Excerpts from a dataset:
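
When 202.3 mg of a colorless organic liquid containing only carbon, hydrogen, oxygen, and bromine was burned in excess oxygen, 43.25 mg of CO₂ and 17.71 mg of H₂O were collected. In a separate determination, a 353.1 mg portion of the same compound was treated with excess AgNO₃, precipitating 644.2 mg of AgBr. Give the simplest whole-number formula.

mol C = 0.04325 g CO₂ ÷ 44.009 g/mol = 0.00098275 mol
mol H = 2 × 0.01771 g H₂O ÷ 18.015 g/mol = 0.0019661 mol
From the AgBr data: mol Br per gram of compound = (0.6442 ÷ 187.772) ÷ 0.3531 = 0.0097161 mol/g, so in the 0.2023 g combustion sample mol Br = 0.0019656 mol
mass O = 0.2023 − (0.011804 + 0.0019819 + 0.15706) = 0.031458 g → mol O = 0.031458 ÷ 15.999 = 0.0019662 mol
Divide by the smallest (0.00098275 mol): C 1.000, H 2.001, Br 2.000, O 2.001

CH2Br2O2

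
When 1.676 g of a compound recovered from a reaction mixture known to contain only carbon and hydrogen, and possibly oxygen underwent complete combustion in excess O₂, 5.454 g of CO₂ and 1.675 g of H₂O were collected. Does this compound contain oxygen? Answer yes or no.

mol C = 5.454 g CO₂ ÷ 44.009 g/mol = 0.12393 mol
mol H = 2 × 1.675 g H₂O ÷ 18.015 g/mol = 0.18596 mol
C and H together account for 1.6760 g — essentially the entire 1.676 g sample — so the compound contains no oxygen.

no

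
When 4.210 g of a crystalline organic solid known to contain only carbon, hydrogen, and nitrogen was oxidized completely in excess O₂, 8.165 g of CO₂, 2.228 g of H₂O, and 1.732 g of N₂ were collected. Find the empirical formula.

mol C = 8.165 g CO₂ ÷ 44.009 g/mol = 0.18553 mol
mol H = 2 × 2.228 g H₂O ÷ 18.015 g/mol = 0.24735 mol
mol N = 2 × 1.732 g N₂ ÷ 28.014 g/mol = 0.12365 mol
Divide by the smallest (0.12365 mol): C 1.500, H 2.000, N 1.000
Multiplying each by 2 gives whole numbers: C 3.00, H 4.00, N 2.00

C3H4N2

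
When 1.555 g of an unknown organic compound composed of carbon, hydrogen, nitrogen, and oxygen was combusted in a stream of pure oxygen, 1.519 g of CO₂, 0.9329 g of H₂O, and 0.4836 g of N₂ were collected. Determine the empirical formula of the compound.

mol C = 1.519 g CO₂ ÷ 44.009 g/mol = 0.034516 mol
mol H = 2 × 0.9329 g H₂O ÷ 18.015 g/mol = 0.10357 mol
mol N = 2 × 0.4836 g N₂ ÷ 28.014 g/mol = 0.034526 mol
mass O = 1.555 − (0.41457 + 0.10440 + 0.48360) = 0.55243 g → mol O = 0.55243 ÷ 15.999 = 0.034529 mol
Divide by the smallest (0.034516 mol): C 1.000, H 3.001, N 1.000, O 1.000

CH3NO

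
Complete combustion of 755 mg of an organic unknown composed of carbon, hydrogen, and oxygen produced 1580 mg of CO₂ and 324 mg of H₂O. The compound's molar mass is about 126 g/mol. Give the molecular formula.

mol C = 1.58 g CO₂ ÷ 44.009 g/mol = 0.03590 mol
mol H = 2 × 0.324 g H₂O ÷ 18.015 g/mol = 0.03597 mol
mass O = 0.755 − (0.4312 + 0.03626) = 0.2875 g → mol O = 0.2875 ÷ 15.999 = 0.01797 mol
Divide by the smallest (0.01797 mol): C 1.998, H 2.002, O 1.000
Empirical formula: C2H2O
Empirical-formula mass = 42.04 g/mol; 126 ÷ 42.04 ≈ 3, so the molecular formula is C6H6O3.

C6H6O3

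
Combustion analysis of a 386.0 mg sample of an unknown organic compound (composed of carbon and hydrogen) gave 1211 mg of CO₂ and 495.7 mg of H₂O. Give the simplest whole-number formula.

CH2

mol C = 1.211 g CO₂ ÷ 44.009 g/mol = 0.027517 mol
mol H = 2 × 0.4957 g H₂O ÷ 18.015 g/mol = 0.055032 mol
Divide by the smallest (0.027517 mol): C 1.000, H 2.000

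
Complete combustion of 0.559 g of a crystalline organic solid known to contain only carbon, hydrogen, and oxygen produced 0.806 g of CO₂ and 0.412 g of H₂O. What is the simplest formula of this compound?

C2H5O2

mol C = 0.806 g CO₂ ÷ 44.009 g/mol = 0.01831 mol
mol H = 2 × 0.412 g H₂O ÷ 18.015 g/mol = 0.04574 mol
mass O = 0.559 − (0.2200 + 0.04611) = 0.2929 g → mol O = 0.2929 ÷ 15.999 = 0.01831 mol
Divide by the smallest (0.01831 mol): C 1.000, H 2.498, O 1.000
Multiplying each by 2 gives whole numbers: C 2.00, H 5.00, O 2.00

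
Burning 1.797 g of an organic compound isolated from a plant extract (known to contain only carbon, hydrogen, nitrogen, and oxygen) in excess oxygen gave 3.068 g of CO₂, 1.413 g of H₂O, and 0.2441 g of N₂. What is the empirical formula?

C4H9NO2

mol C = 3.068 g CO₂ ÷ 44.009 g/mol = 0.069713 mol
mol H = 2 × 1.413 g H₂O ÷ 18.015 g/mol = 0.15687 mol
mol N = 2 × 0.2441 g N₂ ÷ 28.014 g/mol = 0.017427 mol
mass O = 1.797 − (0.83732 + 0.15812 + 0.24410) = 0.55745 g → mol O = 0.55745 ÷ 15.999 = 0.034843 mol
Divide by the smallest (0.017427 mol): C 4.000, H 9.002, N 1.000, O 1.999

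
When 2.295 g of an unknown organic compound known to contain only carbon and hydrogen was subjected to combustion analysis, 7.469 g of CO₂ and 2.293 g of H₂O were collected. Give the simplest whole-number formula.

C2H3

mol C = 7.469 g CO₂ ÷ 44.009 g/mol = 0.16972 mol
mol H = 2 × 2.293 g H₂O ÷ 18.015 g/mol = 0.25457 mol
Divide by the smallest (0.16972 mol): C 1.000, H 1.500
Multiplying each by 2 gives whole numbers: C 2.00, H 3.00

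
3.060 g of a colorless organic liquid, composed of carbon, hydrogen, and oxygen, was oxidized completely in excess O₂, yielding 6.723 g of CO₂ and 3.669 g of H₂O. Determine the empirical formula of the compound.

mol C = 6.723 g CO₂ ÷ 44.009 g/mol = 0.15276 mol
mol H = 2 × 3.669 g H₂O ÷ 18.015 g/mol = 0.40733 mol
mass O = 3.060 − (1.8349 + 0.41059) = 0.81456 g → mol O = 0.81456 ÷ 15.999 = 0.050913 mol
Divide by the smallest (0.050913 mol): C 3.000, H 8.000, O 1.000

C3H8O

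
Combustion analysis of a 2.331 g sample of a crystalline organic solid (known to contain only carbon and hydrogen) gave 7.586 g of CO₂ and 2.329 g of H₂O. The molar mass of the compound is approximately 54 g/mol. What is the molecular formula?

mol C = 7.586 g CO₂ ÷ 44.009 g/mol = 0.17237 mol
mol H = 2 × 2.329 g H₂O ÷ 18.015 g/mol = 0.25856 mol
Divide by the smallest (0.17237 mol): C 1.000, H 1.500
Multiplying each by 2 gives whole numbers: C 2.00, H 3.00
Empirical formula: C2H3
Empirical-formula mass = 27.05 g/mol; 54 ÷ 27.05 ≈ 2, so the molecular formula is C4H6.

C4H6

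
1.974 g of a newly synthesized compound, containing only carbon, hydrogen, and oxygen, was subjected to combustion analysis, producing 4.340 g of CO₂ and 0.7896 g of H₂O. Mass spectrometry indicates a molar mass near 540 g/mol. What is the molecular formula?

C27H24O12

mol C = 4.340 g CO₂ ÷ 44.009 g/mol = 0.098616 mol
mol H = 2 × 0.7896 g H₂O ÷ 18.015 g/mol = 0.087660 mol
mass O = 1.974 − (1.1845 + 0.088362) = 0.70116 g → mol O = 0.70116 ÷ 15.999 = 0.043825 mol
Divide by the smallest (0.043825 mol): C 2.250, H 2.000, O 1.000
Multiplying each by 4 gives whole numbers: C 9.00, H 8.00, O 4.00
Empirical formula: C9H8O4
Empirical-formula mass = 180.16 g/mol; 540 ÷ 180.16 ≈ 3, so the molecular formula is C27H24O12.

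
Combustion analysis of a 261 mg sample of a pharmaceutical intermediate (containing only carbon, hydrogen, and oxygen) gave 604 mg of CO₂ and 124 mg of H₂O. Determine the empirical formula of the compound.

C8H8O3

mol C = 0.604 g CO₂ ÷ 44.009 g/mol = 0.01372 mol
mol H = 2 × 0.124 g H₂O ÷ 18.015 g/mol = 0.01377 mol
mass O = 0.261 − (0.1648 + 0.01388) = 0.08228 g → mol O = 0.08228 ÷ 15.999 = 0.005143 mol
Divide by the smallest (0.005143 mol): C 2.669, H 2.677, O 1.000
Multiplying each by 3 gives whole numbers: C 8.01, H 8.03, O 3.00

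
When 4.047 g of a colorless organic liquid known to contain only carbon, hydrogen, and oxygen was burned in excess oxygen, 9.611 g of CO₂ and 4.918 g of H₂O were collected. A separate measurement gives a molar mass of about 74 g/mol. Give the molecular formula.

C4H10O

mol C = 9.611 g CO₂ ÷ 44.009 g/mol = 0.21839 mol
mol H = 2 × 4.918 g H₂O ÷ 18.015 g/mol = 0.54599 mol
mass O = 4.047 − (2.6230 + 0.55036) = 0.87359 g → mol O = 0.87359 ÷ 15.999 = 0.054603 mol
Divide by the smallest (0.054603 mol): C 4.000, H 9.999, O 1.000
Empirical formula: C4H10O
Empirical-formula mass = 74.12 g/mol; 74 ÷ 74.12 ≈ 1, so the molecular formula is C4H10O.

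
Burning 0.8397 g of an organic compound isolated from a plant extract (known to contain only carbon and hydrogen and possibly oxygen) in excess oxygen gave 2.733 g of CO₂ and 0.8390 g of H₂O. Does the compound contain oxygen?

no

mol C = 2.733 g CO₂ ÷ 44.009 g/mol = 0.062101 mol
mol H = 2 × 0.8390 g H₂O ÷ 18.015 g/mol = 0.093145 mol
C and H together account for 0.83978 g — essentially the entire 0.8397 g sample — so the compound contains no oxygen.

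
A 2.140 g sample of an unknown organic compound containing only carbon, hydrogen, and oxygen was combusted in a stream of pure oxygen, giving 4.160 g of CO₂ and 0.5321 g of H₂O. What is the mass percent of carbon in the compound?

53.05%

mol C = 4.160 g CO₂ ÷ 44.009 g/mol = 0.094526 mol
mol H = 2 × 0.5321 g H₂O ÷ 18.015 g/mol = 0.059073 mol
mass O = 2.140 − (1.1354 + 0.059546) = 0.94510 g → mol O = 0.94510 ÷ 15.999 = 0.059073 mol
mass % C = 1.1354 g ÷ 2.140 g × 100%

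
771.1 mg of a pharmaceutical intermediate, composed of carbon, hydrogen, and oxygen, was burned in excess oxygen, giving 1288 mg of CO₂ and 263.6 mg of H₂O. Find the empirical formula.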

Task to complete: Retype, exactly as written, each line from the one that has "A 2.140 g sample" to the bottom of the entries above, and include both of those lines.

Answer to this task:
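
A 2.140 g sample of an unknown organic compound containing only carbon, hydrogen, and oxygen was combusted in a stream of pure oxygen, giving 4.160 g of CO₂ and 0.5321 g of H₂O. What is the mass percent of carbon in the compound?

53.05%

mol C = 4.160 g CO₂ ÷ 44.009 g/mol = 0.094526 mol
mol H = 2 × 0.5321 g H₂O ÷ 18.015 g/mol = 0.059073 mol
mass O = 2.140 − (1.1354 + 0.059546) = 0.94510 g → mol O = 0.94510 ÷ 15.999 = 0.059073 mol
mass % C = 1.1354 g ÷ 2.140 g × 100%

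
771.1 mg of a pharmaceutical intermediate, composed of carbon, hydrogen, and oxygen, was burned in excess oxygen, giving 1288 mg of CO₂ and 263.6 mg of H₂O. Find the empirical formula.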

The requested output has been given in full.